* **Exercise prompt**: Write out every entry exactly as it stands.

--- Supplied material ---

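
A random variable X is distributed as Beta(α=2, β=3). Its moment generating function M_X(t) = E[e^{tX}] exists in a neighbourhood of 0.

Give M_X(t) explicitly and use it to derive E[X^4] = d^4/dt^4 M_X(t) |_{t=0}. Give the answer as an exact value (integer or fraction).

M_X(t) = ₁F₁(2; 5; t)
M′(t) = 2*₁F₁(3; 6; t)/5
M′′(t) = ₁F₁(4; 7; t)/5
M′′′(t) = 4*₁F₁(5; 8; t)/35
M′′′′(t) = ₁F₁(6; 9; t)/14

E[X^4] = M′′′′(0) = 1/14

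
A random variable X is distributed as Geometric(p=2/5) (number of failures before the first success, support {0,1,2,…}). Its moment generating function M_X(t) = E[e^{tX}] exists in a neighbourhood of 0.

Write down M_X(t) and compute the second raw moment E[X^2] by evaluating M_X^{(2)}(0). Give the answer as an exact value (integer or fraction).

M_X(t) = 2/(5*(1 - 3*e^(t)/5))
dM/dt = 6*e^(t)/(9*e^(2*t) - 30*e^(t) + 25)
d^2M/dt^2 = (-18*e^(2*t) - 30*e^(t))/(27*e^(3*t) - 135*e^(2*t) + 225*e^(t) - 125)

E[X^2] = d^2M/dt^2 |_{t=0} = 6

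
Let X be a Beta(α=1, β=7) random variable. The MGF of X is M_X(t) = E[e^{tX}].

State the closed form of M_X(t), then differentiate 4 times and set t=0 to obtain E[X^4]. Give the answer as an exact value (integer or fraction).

M_X(t) = ₁F₁(1; 8; t)
M^(4)(t) = ₁F₁(5; 12; t)/330

E[X^4] = M^(4)(0) = 1/330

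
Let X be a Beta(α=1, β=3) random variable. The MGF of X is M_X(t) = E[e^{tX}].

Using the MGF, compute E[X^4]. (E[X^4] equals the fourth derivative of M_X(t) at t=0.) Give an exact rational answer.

E[X^4] = M′′′′(0) = 1/35

M_X(t) = ₁F₁(1; 4; t)
M′(t) = ₁F₁(2; 5; t)/4
M′′(t) = ₁F₁(3; 6; t)/10
M′′′(t) = ₁F₁(4; 7; t)/20
M′′′′(t) = ₁F₁(5; 8; t)/35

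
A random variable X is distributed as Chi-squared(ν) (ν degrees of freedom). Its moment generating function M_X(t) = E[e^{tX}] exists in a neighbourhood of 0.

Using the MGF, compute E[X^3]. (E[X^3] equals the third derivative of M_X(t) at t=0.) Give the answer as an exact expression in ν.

M_X(t) = (1 - 2*t)^(-ν/2)
M^(3)(t) = (-ν^3 - 6*ν^2 - 8*ν)/(8*t^3*(1 - 2*t)^(ν/2) - 12*t^2*(1 - 2*t)^(ν/2) + 6*t*(1 - 2*t)^(ν/2) - (1 - 2*t)^(ν/2))

E[X^3] = M^(3)(0) = ν*(ν^2 + 6*ν + 8)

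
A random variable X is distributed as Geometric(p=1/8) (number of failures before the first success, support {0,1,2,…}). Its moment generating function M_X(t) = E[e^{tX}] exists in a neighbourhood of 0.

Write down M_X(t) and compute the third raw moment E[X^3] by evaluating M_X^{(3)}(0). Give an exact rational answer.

E[X^3] = D^3[M](0) = 2359

M_X(t) = 1/(8*(1 - 7*e^(t)/8))
D^3[M](t) = (343*e^(3*t) + 1568*e^(2*t) + 448*e^(t))/(2401*e^(4*t) - 10976*e^(3*t) + 18816*e^(2*t) - 14336*e^(t) + 4096)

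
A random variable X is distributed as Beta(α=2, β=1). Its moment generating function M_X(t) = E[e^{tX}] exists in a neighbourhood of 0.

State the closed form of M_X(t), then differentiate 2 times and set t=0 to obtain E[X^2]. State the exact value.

E[X^2] = M′′(0) = 1/2

M_X(t) = ₁F₁(2; 3; t)
M′(t) = 2*₁F₁(3; 4; t)/3
M′′(t) = ₁F₁(4; 5; t)/2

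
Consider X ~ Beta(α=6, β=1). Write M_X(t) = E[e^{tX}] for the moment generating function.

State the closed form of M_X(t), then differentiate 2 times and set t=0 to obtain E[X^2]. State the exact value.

E[X^2] = M′′(0) = 3/4

M_X(t) = ₁F₁(6; 7; t)
M′(t) = 6*₁F₁(7; 8; t)/7
M′′(t) = 3*₁F₁(8; 9; t)/4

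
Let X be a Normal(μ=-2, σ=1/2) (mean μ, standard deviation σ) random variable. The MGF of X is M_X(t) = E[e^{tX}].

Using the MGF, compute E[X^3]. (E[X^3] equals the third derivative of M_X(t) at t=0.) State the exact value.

M_X(t) = e^(t^2/8 - 2*t)
dM/dt = t*e^(-2*t)*e^(t^2/8)/4 - 2*e^(-2*t)*e^(t^2/8)
d^2M/dt^2 = (t^2*e^(t^2/8) - 16*t*e^(t^2/8) + 68*e^(t^2/8))*e^(-2*t)/16
d^3M/dt^3 = (t^3*e^(t^2/8) - 24*t^2*e^(t^2/8) + 204*t*e^(t^2/8) - 608*e^(t^2/8))*e^(-2*t)/64

E[X^3] = d^3M/dt^3 |_{t=0} = -19/2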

---

* **Answer space**:
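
A random variable X is distributed as Beta(α=2, β=3). Its moment generating function M_X(t) = E[e^{tX}] exists in a neighbourhood of 0.

Give M_X(t) explicitly and use it to derive E[X^4] = d^4/dt^4 M_X(t) |_{t=0}. Give the answer as an exact value (integer or fraction).

M_X(t) = ₁F₁(2; 5; t)
M′(t) = 2*₁F₁(3; 6; t)/5
M′′(t) = ₁F₁(4; 7; t)/5
M′′′(t) = 4*₁F₁(5; 8; t)/35
M′′′′(t) = ₁F₁(6; 9; t)/14

E[X^4] = M′′′′(0) = 1/14

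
A random variable X is distributed as Geometric(p=2/5) (number of failures before the first success, support {0,1,2,…}). Its moment generating function M_X(t) = E[e^{tX}] exists in a neighbourhood of 0.

Write down M_X(t) and compute the second raw moment E[X^2] by evaluating M_X^{(2)}(0). Give the answer as an exact value (integer or fraction).

M_X(t) = 2/(5*(1 - 3*e^(t)/5))
dM/dt = 6*e^(t)/(9*e^(2*t) - 30*e^(t) + 25)
d^2M/dt^2 = (-18*e^(2*t) - 30*e^(t))/(27*e^(3*t) - 135*e^(2*t) + 225*e^(t) - 125)

E[X^2] = d^2M/dt^2 |_{t=0} = 6

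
Let X be a Beta(α=1, β=7) random variable. The MGF of X is M_X(t) = E[e^{tX}].

State the closed form of M_X(t), then differentiate 4 times and set t=0 to obtain E[X^4]. Give the answer as an exact value (integer or fraction).

M_X(t) = ₁F₁(1; 8; t)
M^(4)(t) = ₁F₁(5; 12; t)/330

E[X^4] = M^(4)(0) = 1/330

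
Let X be a Beta(α=1, β=3) random variable. The MGF of X is M_X(t) = E[e^{tX}].

Using the MGF, compute E[X^4]. (E[X^4] equals the fourth derivative of M_X(t) at t=0.) Give an exact rational answer.

E[X^4] = M′′′′(0) = 1/35

M_X(t) = ₁F₁(1; 4; t)
M′(t) = ₁F₁(2; 5; t)/4
M′′(t) = ₁F₁(3; 6; t)/10
M′′′(t) = ₁F₁(4; 7; t)/20
M′′′′(t) = ₁F₁(5; 8; t)/35

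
A random variable X is distributed as Chi-squared(ν) (ν degrees of freedom). Its moment generating function M_X(t) = E[e^{tX}] exists in a neighbourhood of 0.

Using the MGF, compute E[X^3]. (E[X^3] equals the third derivative of M_X(t) at t=0.) Give the answer as an exact expression in ν.

M_X(t) = (1 - 2*t)^(-ν/2)
M^(3)(t) = (-ν^3 - 6*ν^2 - 8*ν)/(8*t^3*(1 - 2*t)^(ν/2) - 12*t^2*(1 - 2*t)^(ν/2) + 6*t*(1 - 2*t)^(ν/2) - (1 - 2*t)^(ν/2))

E[X^3] = M^(3)(0) = ν*(ν^2 + 6*ν + 8)

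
A random variable X is distributed as Geometric(p=1/8) (number of failures before the first success, support {0,1,2,…}). Its moment generating function M_X(t) = E[e^{tX}] exists in a neighbourhood of 0.

Write down M_X(t) and compute the third raw moment E[X^3] by evaluating M_X^{(3)}(0). Give an exact rational answer.

E[X^3] = D^3[M](0) = 2359

M_X(t) = 1/(8*(1 - 7*e^(t)/8))
D^3[M](t) = (343*e^(3*t) + 1568*e^(2*t) + 448*e^(t))/(2401*e^(4*t) - 10976*e^(3*t) + 18816*e^(2*t) - 14336*e^(t) + 4096)

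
A random variable X is distributed as Beta(α=2, β=1). Its moment generating function M_X(t) = E[e^{tX}] exists in a neighbourhood of 0.

State the closed form of M_X(t), then differentiate 2 times and set t=0 to obtain E[X^2]. State the exact value.

E[X^2] = M′′(0) = 1/2

M_X(t) = ₁F₁(2; 3; t)
M′(t) = 2*₁F₁(3; 4; t)/3
M′′(t) = ₁F₁(4; 5; t)/2

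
Consider X ~ Beta(α=6, β=1). Write M_X(t) = E[e^{tX}] for the moment generating function.

State the closed form of M_X(t), then differentiate 2 times and set t=0 to obtain E[X^2]. State the exact value.

E[X^2] = M′′(0) = 3/4

M_X(t) = ₁F₁(6; 7; t)
M′(t) = 6*₁F₁(7; 8; t)/7
M′′(t) = 3*₁F₁(8; 9; t)/4

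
Let X be a Normal(μ=-2, σ=1/2) (mean μ, standard deviation σ) random variable. The MGF of X is M_X(t) = E[e^{tX}].

Using the MGF, compute E[X^3]. (E[X^3] equals the third derivative of M_X(t) at t=0.) State the exact value.

M_X(t) = e^(t^2/8 - 2*t)
dM/dt = t*e^(-2*t)*e^(t^2/8)/4 - 2*e^(-2*t)*e^(t^2/8)
d^2M/dt^2 = (t^2*e^(t^2/8) - 16*t*e^(t^2/8) + 68*e^(t^2/8))*e^(-2*t)/16
d^3M/dt^3 = (t^3*e^(t^2/8) - 24*t^2*e^(t^2/8) + 204*t*e^(t^2/8) - 608*e^(t^2/8))*e^(-2*t)/64

E[X^3] = d^3M/dt^3 |_{t=0} = -19/2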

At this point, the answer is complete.